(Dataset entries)
+++++

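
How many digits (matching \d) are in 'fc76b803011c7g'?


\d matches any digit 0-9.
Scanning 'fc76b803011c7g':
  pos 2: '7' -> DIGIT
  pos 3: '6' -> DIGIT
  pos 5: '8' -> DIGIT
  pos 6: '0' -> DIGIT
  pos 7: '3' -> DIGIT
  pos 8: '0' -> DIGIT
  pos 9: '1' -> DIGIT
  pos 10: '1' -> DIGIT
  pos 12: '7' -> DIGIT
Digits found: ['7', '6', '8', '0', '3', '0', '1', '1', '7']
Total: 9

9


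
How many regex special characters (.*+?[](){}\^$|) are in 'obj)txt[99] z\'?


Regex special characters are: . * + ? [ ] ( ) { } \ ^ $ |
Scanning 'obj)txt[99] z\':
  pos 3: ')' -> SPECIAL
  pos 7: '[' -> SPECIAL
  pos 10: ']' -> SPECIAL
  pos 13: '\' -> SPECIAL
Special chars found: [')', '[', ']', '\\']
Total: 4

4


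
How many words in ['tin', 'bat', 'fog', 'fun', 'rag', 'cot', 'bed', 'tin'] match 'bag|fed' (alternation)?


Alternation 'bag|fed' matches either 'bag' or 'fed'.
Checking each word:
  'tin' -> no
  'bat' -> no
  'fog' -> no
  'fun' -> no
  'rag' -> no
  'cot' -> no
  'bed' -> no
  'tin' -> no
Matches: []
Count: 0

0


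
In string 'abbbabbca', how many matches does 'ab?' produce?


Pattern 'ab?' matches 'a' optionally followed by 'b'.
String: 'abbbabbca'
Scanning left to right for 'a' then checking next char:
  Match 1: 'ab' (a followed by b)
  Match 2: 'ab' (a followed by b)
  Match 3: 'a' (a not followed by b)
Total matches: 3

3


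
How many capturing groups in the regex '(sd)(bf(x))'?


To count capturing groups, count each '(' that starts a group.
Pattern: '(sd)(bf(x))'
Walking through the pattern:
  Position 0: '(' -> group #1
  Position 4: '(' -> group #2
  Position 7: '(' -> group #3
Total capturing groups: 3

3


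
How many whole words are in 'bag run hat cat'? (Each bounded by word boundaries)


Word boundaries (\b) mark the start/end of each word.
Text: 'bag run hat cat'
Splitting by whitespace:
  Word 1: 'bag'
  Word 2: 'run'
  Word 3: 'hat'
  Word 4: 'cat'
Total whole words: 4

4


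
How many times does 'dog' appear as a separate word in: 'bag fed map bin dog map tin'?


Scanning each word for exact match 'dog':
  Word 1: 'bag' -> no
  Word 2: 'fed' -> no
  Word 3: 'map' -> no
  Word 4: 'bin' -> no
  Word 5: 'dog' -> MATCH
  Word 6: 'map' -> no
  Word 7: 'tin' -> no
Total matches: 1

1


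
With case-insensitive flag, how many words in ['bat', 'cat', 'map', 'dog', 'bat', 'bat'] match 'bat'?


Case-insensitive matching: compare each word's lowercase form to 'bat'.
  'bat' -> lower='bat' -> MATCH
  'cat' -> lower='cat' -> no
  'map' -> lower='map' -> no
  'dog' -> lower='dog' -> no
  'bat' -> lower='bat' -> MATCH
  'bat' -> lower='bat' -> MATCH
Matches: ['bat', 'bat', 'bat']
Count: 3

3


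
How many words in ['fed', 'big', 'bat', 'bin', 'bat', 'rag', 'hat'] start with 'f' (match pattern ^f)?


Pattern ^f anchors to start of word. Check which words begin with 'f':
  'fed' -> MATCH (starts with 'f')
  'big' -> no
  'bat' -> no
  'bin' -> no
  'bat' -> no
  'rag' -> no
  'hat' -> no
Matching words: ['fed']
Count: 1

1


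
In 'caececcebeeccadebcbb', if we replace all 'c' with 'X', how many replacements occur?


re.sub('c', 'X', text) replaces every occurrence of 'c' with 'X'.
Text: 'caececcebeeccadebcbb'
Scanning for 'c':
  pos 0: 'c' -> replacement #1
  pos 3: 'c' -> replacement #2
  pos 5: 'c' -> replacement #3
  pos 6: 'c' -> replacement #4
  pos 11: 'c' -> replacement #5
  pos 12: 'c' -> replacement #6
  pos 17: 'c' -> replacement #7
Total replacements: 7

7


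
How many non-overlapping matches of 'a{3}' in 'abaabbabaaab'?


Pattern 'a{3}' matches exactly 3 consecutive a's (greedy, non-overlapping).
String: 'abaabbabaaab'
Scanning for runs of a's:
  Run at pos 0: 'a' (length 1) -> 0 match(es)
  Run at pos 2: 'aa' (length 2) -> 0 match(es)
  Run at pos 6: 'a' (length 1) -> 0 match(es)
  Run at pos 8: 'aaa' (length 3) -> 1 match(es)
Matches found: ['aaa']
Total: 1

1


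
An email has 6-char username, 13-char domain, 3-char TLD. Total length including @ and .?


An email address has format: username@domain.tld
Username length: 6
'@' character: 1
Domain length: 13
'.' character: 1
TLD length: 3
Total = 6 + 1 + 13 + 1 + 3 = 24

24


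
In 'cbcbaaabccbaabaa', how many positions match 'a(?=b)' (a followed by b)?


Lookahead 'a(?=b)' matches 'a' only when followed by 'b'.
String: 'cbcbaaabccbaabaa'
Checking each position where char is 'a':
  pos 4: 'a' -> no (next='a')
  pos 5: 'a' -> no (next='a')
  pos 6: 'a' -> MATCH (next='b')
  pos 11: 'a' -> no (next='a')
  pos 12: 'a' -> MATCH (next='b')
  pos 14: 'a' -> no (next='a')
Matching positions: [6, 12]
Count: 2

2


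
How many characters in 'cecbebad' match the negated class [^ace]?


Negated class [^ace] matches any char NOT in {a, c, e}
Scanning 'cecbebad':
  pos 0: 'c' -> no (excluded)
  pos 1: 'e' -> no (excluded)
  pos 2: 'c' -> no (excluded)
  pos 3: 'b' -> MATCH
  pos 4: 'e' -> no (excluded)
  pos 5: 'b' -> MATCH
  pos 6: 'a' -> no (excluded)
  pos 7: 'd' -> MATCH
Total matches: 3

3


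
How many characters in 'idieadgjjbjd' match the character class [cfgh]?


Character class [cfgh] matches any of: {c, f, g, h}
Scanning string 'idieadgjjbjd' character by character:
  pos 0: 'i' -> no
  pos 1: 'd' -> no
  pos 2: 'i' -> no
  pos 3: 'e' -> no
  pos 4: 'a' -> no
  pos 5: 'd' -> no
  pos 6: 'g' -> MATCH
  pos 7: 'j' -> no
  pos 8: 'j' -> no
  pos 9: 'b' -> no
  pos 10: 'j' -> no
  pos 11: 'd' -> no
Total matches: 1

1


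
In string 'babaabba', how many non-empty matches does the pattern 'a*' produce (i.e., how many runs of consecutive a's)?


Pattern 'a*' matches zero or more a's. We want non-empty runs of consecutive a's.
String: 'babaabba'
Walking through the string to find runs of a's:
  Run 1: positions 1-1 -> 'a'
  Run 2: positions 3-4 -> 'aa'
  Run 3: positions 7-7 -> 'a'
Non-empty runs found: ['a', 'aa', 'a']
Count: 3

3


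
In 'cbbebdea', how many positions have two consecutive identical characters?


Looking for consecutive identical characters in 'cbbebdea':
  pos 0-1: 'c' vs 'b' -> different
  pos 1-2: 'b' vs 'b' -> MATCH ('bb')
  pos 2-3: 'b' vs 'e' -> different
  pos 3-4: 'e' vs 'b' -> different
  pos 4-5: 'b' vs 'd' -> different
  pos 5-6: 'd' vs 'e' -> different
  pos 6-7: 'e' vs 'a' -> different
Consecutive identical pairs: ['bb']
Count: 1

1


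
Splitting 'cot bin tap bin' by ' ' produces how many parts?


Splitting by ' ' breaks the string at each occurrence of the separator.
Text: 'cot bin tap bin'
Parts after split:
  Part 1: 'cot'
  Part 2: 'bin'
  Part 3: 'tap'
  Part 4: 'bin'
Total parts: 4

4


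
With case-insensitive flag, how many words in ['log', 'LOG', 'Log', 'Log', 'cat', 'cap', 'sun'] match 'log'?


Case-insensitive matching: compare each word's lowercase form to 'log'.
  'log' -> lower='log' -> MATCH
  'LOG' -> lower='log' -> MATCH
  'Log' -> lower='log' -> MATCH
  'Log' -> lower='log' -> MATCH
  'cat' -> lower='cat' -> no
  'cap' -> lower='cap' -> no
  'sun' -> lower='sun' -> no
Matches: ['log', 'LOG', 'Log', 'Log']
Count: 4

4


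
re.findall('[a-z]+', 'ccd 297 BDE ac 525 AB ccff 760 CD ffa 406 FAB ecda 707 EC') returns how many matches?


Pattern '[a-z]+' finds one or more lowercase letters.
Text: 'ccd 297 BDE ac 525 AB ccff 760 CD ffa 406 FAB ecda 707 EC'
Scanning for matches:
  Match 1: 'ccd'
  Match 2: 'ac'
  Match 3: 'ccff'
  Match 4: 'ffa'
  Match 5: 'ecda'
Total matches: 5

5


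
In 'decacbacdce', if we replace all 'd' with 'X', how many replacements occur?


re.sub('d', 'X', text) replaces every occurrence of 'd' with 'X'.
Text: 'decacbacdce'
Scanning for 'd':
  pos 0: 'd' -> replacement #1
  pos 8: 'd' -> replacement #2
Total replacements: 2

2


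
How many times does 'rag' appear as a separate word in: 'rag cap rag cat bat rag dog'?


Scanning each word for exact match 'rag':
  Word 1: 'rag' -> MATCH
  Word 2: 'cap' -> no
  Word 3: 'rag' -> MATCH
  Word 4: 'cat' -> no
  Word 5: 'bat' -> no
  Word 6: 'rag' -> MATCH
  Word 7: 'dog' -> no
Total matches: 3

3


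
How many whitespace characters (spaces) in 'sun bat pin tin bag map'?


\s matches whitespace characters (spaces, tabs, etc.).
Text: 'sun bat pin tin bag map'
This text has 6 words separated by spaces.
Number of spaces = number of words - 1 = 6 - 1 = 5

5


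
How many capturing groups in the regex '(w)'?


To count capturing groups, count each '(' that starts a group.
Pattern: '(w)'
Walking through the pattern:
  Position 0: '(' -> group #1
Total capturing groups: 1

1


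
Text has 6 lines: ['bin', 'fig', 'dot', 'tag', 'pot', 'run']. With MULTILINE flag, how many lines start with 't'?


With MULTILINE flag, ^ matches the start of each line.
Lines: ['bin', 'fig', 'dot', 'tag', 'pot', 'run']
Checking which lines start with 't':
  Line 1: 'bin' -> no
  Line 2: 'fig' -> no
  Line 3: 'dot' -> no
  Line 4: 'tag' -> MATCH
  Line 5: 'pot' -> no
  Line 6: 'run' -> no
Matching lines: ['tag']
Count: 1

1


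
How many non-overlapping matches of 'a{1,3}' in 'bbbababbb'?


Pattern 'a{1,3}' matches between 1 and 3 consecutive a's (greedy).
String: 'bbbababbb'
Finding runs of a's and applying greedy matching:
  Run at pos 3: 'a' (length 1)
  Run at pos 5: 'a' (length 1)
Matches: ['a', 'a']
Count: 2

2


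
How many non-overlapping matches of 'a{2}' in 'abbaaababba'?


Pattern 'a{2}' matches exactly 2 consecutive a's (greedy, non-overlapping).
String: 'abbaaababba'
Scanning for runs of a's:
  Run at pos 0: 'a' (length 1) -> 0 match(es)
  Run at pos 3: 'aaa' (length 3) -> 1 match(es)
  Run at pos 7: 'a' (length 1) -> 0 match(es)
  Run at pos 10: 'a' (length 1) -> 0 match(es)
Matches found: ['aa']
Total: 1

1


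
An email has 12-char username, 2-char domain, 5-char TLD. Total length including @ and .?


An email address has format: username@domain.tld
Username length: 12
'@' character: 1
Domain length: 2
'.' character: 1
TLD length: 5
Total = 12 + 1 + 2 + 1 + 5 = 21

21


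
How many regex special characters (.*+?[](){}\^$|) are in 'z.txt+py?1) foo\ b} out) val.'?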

+++++

Write out, exactly as they appear, the lines from the one containing "How many capturing groups in the regex '(w)'?" through the last line of the records above, both included, and nothing more.

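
How many capturing groups in the regex '(w)'?


To count capturing groups, count each '(' that starts a group.
Pattern: '(w)'
Walking through the pattern:
  Position 0: '(' -> group #1
Total capturing groups: 1

1


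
Text has 6 lines: ['bin', 'fig', 'dot', 'tag', 'pot', 'run']. With MULTILINE flag, how many lines start with 't'?


With MULTILINE flag, ^ matches the start of each line.
Lines: ['bin', 'fig', 'dot', 'tag', 'pot', 'run']
Checking which lines start with 't':
  Line 1: 'bin' -> no
  Line 2: 'fig' -> no
  Line 3: 'dot' -> no
  Line 4: 'tag' -> MATCH
  Line 5: 'pot' -> no
  Line 6: 'run' -> no
Matching lines: ['tag']
Count: 1

1


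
How many non-overlapping matches of 'a{1,3}' in 'bbbababbb'?


Pattern 'a{1,3}' matches between 1 and 3 consecutive a's (greedy).
String: 'bbbababbb'
Finding runs of a's and applying greedy matching:
  Run at pos 3: 'a' (length 1)
  Run at pos 5: 'a' (length 1)
Matches: ['a', 'a']
Count: 2

2


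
How many non-overlapping matches of 'a{2}' in 'abbaaababba'?


Pattern 'a{2}' matches exactly 2 consecutive a's (greedy, non-overlapping).
String: 'abbaaababba'
Scanning for runs of a's:
  Run at pos 0: 'a' (length 1) -> 0 match(es)
  Run at pos 3: 'aaa' (length 3) -> 1 match(es)
  Run at pos 7: 'a' (length 1) -> 0 match(es)
  Run at pos 10: 'a' (length 1) -> 0 match(es)
Matches found: ['aa']
Total: 1

1


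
An email has 12-char username, 2-char domain, 5-char TLD. Total length including @ and .?


An email address has format: username@domain.tld
Username length: 12
'@' character: 1
Domain length: 2
'.' character: 1
TLD length: 5
Total = 12 + 1 + 2 + 1 + 5 = 21

21


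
How many regex special characters (.*+?[](){}\^$|) are in 'z.txt+py?1) foo\ b} out) val.'?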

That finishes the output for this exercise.